Items from a data source
##############################

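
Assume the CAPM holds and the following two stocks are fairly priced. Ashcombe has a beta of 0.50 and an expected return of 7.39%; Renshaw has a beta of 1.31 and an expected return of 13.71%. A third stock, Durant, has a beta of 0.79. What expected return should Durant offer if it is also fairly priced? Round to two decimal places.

9.65%

MRP (SML slope) = (13.71% − 7.39%) / (1.31 − 0.50) = 6.32% / 0.81 = 7.8025%
R_f (intercept) = 7.39% − 0.50 × 7.8025% = 3.4888%
E(R_Durant) = R_f + β × MRP = 3.4888% + 0.79 × 7.8025% = 9.65%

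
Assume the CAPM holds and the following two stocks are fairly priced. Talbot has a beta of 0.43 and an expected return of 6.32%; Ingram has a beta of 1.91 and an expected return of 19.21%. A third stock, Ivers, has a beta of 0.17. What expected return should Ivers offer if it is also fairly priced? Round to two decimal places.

MRP (SML slope) = (19.21% − 6.32%) / (1.91 − 0.43) = 12.89% / 1.48 = 8.7095%
R_f (intercept) = 6.32% − 0.43 × 8.7095% = 2.5749%
E(R_Ivers) = R_f + β × MRP = 2.5749% + 0.17 × 8.7095% = 4.06%

4.06%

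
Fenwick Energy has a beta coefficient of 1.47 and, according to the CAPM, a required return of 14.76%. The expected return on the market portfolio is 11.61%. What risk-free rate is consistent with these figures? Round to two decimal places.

E(R) = R_f + β(E(R_m) − R_f) = R_f(1 − β) + β·E(R_m)
14.76% = R_f × (1 − 1.47) + 1.47 × 11.61%
14.76% = R_f × -0.47 + 17.0667%
R_f = (14.76% − 17.0667%) / -0.47 = 4.91%

4.91%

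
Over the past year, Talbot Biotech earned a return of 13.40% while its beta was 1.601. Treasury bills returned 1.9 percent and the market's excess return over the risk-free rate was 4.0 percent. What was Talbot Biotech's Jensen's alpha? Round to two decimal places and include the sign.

+5.10%

CAPM benchmark = R_f + β(R_m − R_f) = 1.9% + 1.601 × 4.0% = 8.3040%
α = actual − benchmark = 13.40% − 8.3040% = +5.10%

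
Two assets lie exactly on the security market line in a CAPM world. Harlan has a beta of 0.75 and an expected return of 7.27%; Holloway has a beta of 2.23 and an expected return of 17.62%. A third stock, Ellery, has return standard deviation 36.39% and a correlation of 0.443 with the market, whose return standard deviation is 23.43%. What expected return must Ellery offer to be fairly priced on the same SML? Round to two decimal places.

6.84%

MRP = (17.62% − 7.27%) / (2.23 − 0.75) = 6.9932%
R_f = 7.27% − 0.75 × 6.9932% = 2.0251%
β_Ellery = ρ·σ_i/σ_m = 0.443 × 36.39 / 23.43 = 0.6880
E(R_Ellery) = R_f + β × MRP = 2.0251% + 0.6880 × 6.9932% = 6.84%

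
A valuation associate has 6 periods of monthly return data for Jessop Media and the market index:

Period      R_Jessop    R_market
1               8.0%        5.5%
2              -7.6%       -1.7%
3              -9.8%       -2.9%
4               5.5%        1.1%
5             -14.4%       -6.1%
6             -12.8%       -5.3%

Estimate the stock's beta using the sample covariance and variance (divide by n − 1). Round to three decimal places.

Mean R_i = (8.0 − 7.6 − 9.8 + 5.5 − 14.4 − 12.8) / 6 = -5.1833%
Mean R_m = (5.5 − 1.7 − 2.9 + 1.1 − 6.1 − 5.3) / 6 = -1.5667%
Σ(R_i − R̄_i)(R_m − R̄_m) = 198.3467  ⇒  Cov = 198.3467 / 5 = 39.6693
Σ(R_m − R̄_m)² = 93.3333  ⇒  Var(R_m) = 93.3333 / 5 = 18.6667
β = Cov / Var(R_m) = 39.6693 / 18.6667 = 2.1251

2.125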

##############################

What you need to do:
Could you output the records in full, exactly as written?

Result:
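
Assume the CAPM holds and the following two stocks are fairly priced. Ashcombe has a beta of 0.50 and an expected return of 7.39%; Renshaw has a beta of 1.31 and an expected return of 13.71%. A third stock, Durant, has a beta of 0.79. What expected return should Durant offer if it is also fairly priced? Round to two decimal places.

9.65%

MRP (SML slope) = (13.71% − 7.39%) / (1.31 − 0.50) = 6.32% / 0.81 = 7.8025%
R_f (intercept) = 7.39% − 0.50 × 7.8025% = 3.4888%
E(R_Durant) = R_f + β × MRP = 3.4888% + 0.79 × 7.8025% = 9.65%

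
Assume the CAPM holds and the following two stocks are fairly priced. Talbot has a beta of 0.43 and an expected return of 6.32%; Ingram has a beta of 1.91 and an expected return of 19.21%. A third stock, Ivers, has a beta of 0.17. What expected return should Ivers offer if it is also fairly priced? Round to two decimal places.

MRP (SML slope) = (19.21% − 6.32%) / (1.91 − 0.43) = 12.89% / 1.48 = 8.7095%
R_f (intercept) = 6.32% − 0.43 × 8.7095% = 2.5749%
E(R_Ivers) = R_f + β × MRP = 2.5749% + 0.17 × 8.7095% = 4.06%

4.06%

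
Fenwick Energy has a beta coefficient of 1.47 and, according to the CAPM, a required return of 14.76%. The expected return on the market portfolio is 11.61%. What risk-free rate is consistent with these figures? Round to two decimal places.

E(R) = R_f + β(E(R_m) − R_f) = R_f(1 − β) + β·E(R_m)
14.76% = R_f × (1 − 1.47) + 1.47 × 11.61%
14.76% = R_f × -0.47 + 17.0667%
R_f = (14.76% − 17.0667%) / -0.47 = 4.91%

4.91%

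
Over the past year, Talbot Biotech earned a return of 13.40% while its beta was 1.601. Treasury bills returned 1.9 percent and the market's excess return over the risk-free rate was 4.0 percent. What was Talbot Biotech's Jensen's alpha? Round to two decimal places and include the sign.

+5.10%

CAPM benchmark = R_f + β(R_m − R_f) = 1.9% + 1.601 × 4.0% = 8.3040%
α = actual − benchmark = 13.40% − 8.3040% = +5.10%

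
Two assets lie exactly on the security market line in a CAPM world. Harlan has a beta of 0.75 and an expected return of 7.27%; Holloway has a beta of 2.23 and an expected return of 17.62%. A third stock, Ellery, has return standard deviation 36.39% and a correlation of 0.443 with the market, whose return standard deviation is 23.43%. What expected return must Ellery offer to be fairly priced on the same SML? Round to two decimal places.

6.84%

MRP = (17.62% − 7.27%) / (2.23 − 0.75) = 6.9932%
R_f = 7.27% − 0.75 × 6.9932% = 2.0251%
β_Ellery = ρ·σ_i/σ_m = 0.443 × 36.39 / 23.43 = 0.6880
E(R_Ellery) = R_f + β × MRP = 2.0251% + 0.6880 × 6.9932% = 6.84%

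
A valuation associate has 6 periods of monthly return data for Jessop Media and the market index:

Period      R_Jessop    R_market
1               8.0%        5.5%
2              -7.6%       -1.7%
3              -9.8%       -2.9%
4               5.5%        1.1%
5             -14.4%       -6.1%
6             -12.8%       -5.3%

Estimate the stock's beta using the sample covariance and variance (divide by n − 1). Round to three decimal places.

Mean R_i = (8.0 − 7.6 − 9.8 + 5.5 − 14.4 − 12.8) / 6 = -5.1833%
Mean R_m = (5.5 − 1.7 − 2.9 + 1.1 − 6.1 − 5.3) / 6 = -1.5667%
Σ(R_i − R̄_i)(R_m − R̄_m) = 198.3467  ⇒  Cov = 198.3467 / 5 = 39.6693
Σ(R_m − R̄_m)² = 93.3333  ⇒  Var(R_m) = 93.3333 / 5 = 18.6667
β = Cov / Var(R_m) = 39.6693 / 18.6667 = 2.1251

2.125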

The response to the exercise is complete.